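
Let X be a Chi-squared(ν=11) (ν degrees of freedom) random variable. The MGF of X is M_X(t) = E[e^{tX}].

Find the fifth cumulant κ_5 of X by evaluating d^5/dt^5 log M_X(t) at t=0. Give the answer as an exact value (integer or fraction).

M_X(t) = (1 - 2*t)^(-11/2)
K_X(t) = log M_X(t) = -11*log(1 - 2*t)/2
K^(5)(t) = -4224/(32*t^5 - 80*t^4 + 80*t^3 - 40*t^2 + 10*t - 1)

κ_5 = K^(5)(0) = 4224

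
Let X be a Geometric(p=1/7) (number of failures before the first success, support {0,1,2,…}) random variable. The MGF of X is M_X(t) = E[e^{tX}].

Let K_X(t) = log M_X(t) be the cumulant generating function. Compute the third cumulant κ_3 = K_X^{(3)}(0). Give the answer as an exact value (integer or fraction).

M_X(t) = 1/(7*(1 - 6*e^(t)/7))
K_X(t) = log M_X(t) = -log(1 - 6*e^(t)/7) - log(7)
K^(3)(t) = (-252*e^(2*t) - 294*e^(t))/(216*e^(3*t) - 756*e^(2*t) + 882*e^(t) - 343)

κ_3 = K^(3)(0) = 546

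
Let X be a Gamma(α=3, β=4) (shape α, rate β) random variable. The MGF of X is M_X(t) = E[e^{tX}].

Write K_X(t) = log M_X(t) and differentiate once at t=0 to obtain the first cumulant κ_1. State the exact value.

κ_1 = D[K](0) = 3/4

M_X(t) = 64/(4 - t)^3
K_X(t) = log M_X(t) = -3*log(4 - t) + 6*log(2)
D[K](t) = -3/(t - 4)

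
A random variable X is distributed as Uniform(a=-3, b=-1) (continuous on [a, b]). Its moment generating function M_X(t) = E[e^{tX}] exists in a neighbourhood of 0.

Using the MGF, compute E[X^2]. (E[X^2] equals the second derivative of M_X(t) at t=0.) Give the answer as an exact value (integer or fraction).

M_X(t) = (e^(-t) - e^(-3*t))/(2*t)
M′(t) = (-t*e^(2*t) + 3*t - e^(2*t) + 1)*e^(-3*t)/(2*t^2)
M′′(t) = (t^2*e^(2*t) - 9*t^2 + 2*t*e^(2*t) - 6*t + 2*e^(2*t) - 2)*e^(-3*t)/(2*t^3)

E[X^2] = M′′(0) = 13/3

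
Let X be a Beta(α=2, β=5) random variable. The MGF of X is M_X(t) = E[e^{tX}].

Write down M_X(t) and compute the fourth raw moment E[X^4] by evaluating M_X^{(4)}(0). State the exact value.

E[X^4] = D^4[M](0) = 1/42

M_X(t) = ₁F₁(2; 7; t)
D^4[M](t) = ₁F₁(6; 11; t)/42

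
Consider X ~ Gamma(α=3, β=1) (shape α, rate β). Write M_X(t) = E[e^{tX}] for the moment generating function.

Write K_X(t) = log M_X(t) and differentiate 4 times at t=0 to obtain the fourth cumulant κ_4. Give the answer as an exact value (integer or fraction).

κ_4 = K′′′′(0) = 18

M_X(t) = (1 - t)^(-3)
K_X(t) = log M_X(t) = -3*log(1 - t)
K′(t) = -3/(t - 1)
K′′(t) = 3/(t^2 - 2*t + 1)
K′′′(t) = -6/(t^3 - 3*t^2 + 3*t - 1)
K′′′′(t) = 18/(t^4 - 4*t^3 + 6*t^2 - 4*t + 1)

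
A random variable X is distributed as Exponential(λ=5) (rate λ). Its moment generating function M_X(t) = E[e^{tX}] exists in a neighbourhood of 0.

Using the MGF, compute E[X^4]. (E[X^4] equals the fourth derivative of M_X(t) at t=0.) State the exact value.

M_X(t) = 5/(5 - t)
M^(4)(t) = -120/(t^5 - 25*t^4 + 250*t^3 - 1250*t^2 + 3125*t - 3125)

E[X^4] = M^(4)(0) = 24/625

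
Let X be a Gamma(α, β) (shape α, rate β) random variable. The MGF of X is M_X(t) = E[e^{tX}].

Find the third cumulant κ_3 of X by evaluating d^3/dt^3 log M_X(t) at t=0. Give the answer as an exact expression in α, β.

M_X(t) = (β/(β - t))^α
K_X(t) = log M_X(t) = α*(log(β) - log(β - t))
dK/dt = -α/(-β + t)
d^2K/dt^2 = α/(β^2 - 2*β*t + t^2)
d^3K/dt^3 = -2*α/(-β^3 + 3*β^2*t - 3*β*t^2 + t^3)

κ_3 = d^3K/dt^3 |_{t=0} = 2*α/β^3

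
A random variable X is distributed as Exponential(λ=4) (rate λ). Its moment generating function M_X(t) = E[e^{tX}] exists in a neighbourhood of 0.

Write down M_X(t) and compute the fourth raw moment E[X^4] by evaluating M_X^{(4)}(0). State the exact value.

M_X(t) = 4/(4 - t)
M′(t) = 4/(t^2 - 8*t + 16)
M′′(t) = -8/(t^3 - 12*t^2 + 48*t - 64)
M′′′(t) = 24/(t^4 - 16*t^3 + 96*t^2 - 256*t + 256)
M′′′′(t) = -96/(t^5 - 20*t^4 + 160*t^3 - 640*t^2 + 1280*t - 1024)

E[X^4] = M′′′′(0) = 3/32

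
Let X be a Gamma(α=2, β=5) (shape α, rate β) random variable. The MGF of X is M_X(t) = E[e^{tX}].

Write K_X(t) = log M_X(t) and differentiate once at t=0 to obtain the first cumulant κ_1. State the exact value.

M_X(t) = 25/(5 - t)^2
K_X(t) = log M_X(t) = -2*log(5 - t) + 2*log(5)
K′(t) = -2/(t - 5)

κ_1 = K′(0) = 2/5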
---------------
#### TASK ITEM:
Everything from the line that contains "Let X be a Gamma(α, β)" to the last line of the entries above should be repeated word for word, both lines included, with no other output.

#### RESPONSE BELOW:
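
Let X be a Gamma(α, β) (shape α, rate β) random variable. The MGF of X is M_X(t) = E[e^{tX}].

Find the third cumulant κ_3 of X by evaluating d^3/dt^3 log M_X(t) at t=0. Give the answer as an exact expression in α, β.

M_X(t) = (β/(β - t))^α
K_X(t) = log M_X(t) = α*(log(β) - log(β - t))
dK/dt = -α/(-β + t)
d^2K/dt^2 = α/(β^2 - 2*β*t + t^2)
d^3K/dt^3 = -2*α/(-β^3 + 3*β^2*t - 3*β*t^2 + t^3)

κ_3 = d^3K/dt^3 |_{t=0} = 2*α/β^3

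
A random variable X is distributed as Exponential(λ=4) (rate λ). Its moment generating function M_X(t) = E[e^{tX}] exists in a neighbourhood of 0.

Write down M_X(t) and compute the fourth raw moment E[X^4] by evaluating M_X^{(4)}(0). State the exact value.

M_X(t) = 4/(4 - t)
M′(t) = 4/(t^2 - 8*t + 16)
M′′(t) = -8/(t^3 - 12*t^2 + 48*t - 64)
M′′′(t) = 24/(t^4 - 16*t^3 + 96*t^2 - 256*t + 256)
M′′′′(t) = -96/(t^5 - 20*t^4 + 160*t^3 - 640*t^2 + 1280*t - 1024)

E[X^4] = M′′′′(0) = 3/32

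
Let X be a Gamma(α=2, β=5) (shape α, rate β) random variable. The MGF of X is M_X(t) = E[e^{tX}].

Write K_X(t) = log M_X(t) and differentiate once at t=0 to obtain the first cumulant κ_1. State the exact value.

M_X(t) = 25/(5 - t)^2
K_X(t) = log M_X(t) = -2*log(5 - t) + 2*log(5)
K′(t) = -2/(t - 5)

κ_1 = K′(0) = 2/5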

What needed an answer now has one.